Saved data entries:
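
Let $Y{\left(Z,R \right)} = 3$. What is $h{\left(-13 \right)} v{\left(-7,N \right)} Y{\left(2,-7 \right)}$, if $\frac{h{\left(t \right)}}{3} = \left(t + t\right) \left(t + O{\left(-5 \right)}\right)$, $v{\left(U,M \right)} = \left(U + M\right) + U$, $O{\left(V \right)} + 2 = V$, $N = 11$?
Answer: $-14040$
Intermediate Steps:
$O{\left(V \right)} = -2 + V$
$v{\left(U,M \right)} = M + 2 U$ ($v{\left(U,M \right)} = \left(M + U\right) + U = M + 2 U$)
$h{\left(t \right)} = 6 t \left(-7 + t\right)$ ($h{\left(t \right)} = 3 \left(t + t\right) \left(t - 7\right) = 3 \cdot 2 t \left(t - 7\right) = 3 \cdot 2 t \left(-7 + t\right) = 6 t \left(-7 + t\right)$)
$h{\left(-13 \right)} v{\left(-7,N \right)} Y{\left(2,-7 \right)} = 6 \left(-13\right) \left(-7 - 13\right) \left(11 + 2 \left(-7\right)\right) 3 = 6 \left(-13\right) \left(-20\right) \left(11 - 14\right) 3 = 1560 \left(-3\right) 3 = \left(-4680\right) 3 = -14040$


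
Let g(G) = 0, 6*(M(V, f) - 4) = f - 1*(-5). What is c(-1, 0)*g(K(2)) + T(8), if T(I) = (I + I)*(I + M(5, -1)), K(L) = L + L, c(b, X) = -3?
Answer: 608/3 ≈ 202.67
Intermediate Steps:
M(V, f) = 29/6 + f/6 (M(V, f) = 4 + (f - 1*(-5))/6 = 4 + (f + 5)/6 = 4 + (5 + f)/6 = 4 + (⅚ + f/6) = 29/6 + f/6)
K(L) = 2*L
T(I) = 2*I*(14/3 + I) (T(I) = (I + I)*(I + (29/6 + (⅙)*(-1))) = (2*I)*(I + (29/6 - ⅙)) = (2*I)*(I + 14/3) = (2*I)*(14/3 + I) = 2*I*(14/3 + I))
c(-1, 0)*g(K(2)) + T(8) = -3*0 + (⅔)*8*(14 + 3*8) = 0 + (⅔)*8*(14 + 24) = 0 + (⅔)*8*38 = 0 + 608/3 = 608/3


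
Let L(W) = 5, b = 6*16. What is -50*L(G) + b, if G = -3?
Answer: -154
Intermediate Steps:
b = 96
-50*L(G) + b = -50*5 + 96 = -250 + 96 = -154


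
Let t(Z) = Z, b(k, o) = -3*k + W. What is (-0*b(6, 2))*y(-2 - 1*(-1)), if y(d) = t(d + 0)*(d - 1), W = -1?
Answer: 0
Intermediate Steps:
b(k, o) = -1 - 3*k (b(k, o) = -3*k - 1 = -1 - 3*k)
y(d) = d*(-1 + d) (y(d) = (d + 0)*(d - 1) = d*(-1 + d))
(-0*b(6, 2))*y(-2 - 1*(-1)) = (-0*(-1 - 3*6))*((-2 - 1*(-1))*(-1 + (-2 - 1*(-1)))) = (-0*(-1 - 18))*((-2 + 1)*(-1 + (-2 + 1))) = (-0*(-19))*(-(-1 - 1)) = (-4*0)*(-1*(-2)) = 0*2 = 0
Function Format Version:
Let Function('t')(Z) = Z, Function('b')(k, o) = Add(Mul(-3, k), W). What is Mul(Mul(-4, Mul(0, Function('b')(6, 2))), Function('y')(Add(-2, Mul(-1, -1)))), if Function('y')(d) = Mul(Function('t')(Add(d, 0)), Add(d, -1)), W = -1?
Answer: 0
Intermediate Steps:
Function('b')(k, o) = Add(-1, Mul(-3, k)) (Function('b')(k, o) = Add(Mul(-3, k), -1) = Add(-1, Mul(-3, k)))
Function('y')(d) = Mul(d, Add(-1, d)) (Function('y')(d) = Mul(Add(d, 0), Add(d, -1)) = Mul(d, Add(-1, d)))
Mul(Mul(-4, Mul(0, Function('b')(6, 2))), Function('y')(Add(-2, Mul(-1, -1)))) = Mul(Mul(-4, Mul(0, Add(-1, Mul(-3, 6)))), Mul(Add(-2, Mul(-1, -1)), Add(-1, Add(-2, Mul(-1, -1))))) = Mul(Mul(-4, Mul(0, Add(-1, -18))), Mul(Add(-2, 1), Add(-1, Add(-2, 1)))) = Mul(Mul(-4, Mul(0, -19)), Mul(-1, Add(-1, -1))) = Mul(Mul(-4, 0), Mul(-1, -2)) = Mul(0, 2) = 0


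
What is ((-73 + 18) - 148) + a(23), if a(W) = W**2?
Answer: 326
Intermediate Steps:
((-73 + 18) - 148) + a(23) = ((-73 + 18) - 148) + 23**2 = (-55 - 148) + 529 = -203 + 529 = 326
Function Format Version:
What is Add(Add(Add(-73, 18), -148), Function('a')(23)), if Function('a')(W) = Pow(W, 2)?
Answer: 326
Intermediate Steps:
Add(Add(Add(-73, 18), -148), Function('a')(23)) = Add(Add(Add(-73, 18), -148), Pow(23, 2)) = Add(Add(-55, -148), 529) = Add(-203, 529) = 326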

◆ INSTRUCTIONS FOR THE TASK ◆
Write out each line above that contains the word "What".

◆ RESULT OF THIS EXERCISE ◆
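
Let $Y{\left(Z,R \right)} = 3$. What is $h{\left(-13 \right)} v{\left(-7,N \right)} Y{\left(2,-7 \right)}$, if $\frac{h{\left(t \right)}}{3} = \left(t + t\right) \left(t + O{\left(-5 \right)}\right)$, $v{\left(U,M \right)} = \left(U + M\right) + U$, $O{\left(V \right)} + 2 = V$, $N = 11$?
Let g(G) = 0, 6*(M(V, f) - 4) = f - 1*(-5). What is c(-1, 0)*g(K(2)) + T(8), if T(I) = (I + I)*(I + M(5, -1)), K(L) = L + L, c(b, X) = -3?
Let L(W) = 5, b = 6*16. What is -50*L(G) + b, if G = -3?
Let t(Z) = Z, b(k, o) = -3*k + W. What is (-0*b(6, 2))*y(-2 - 1*(-1)), if y(d) = t(d + 0)*(d - 1), W = -1?
Let Function('t')(Z) = Z, Function('b')(k, o) = Add(Mul(-3, k), W). What is Mul(Mul(-4, Mul(0, Function('b')(6, 2))), Function('y')(Add(-2, Mul(-1, -1)))), if Function('y')(d) = Mul(Function('t')(Add(d, 0)), Add(d, -1)), W = -1?
What is ((-73 + 18) - 148) + a(23), if a(W) = W**2?
What is Add(Add(Add(-73, 18), -148), Function('a')(23)), if Function('a')(W) = Pow(W, 2)?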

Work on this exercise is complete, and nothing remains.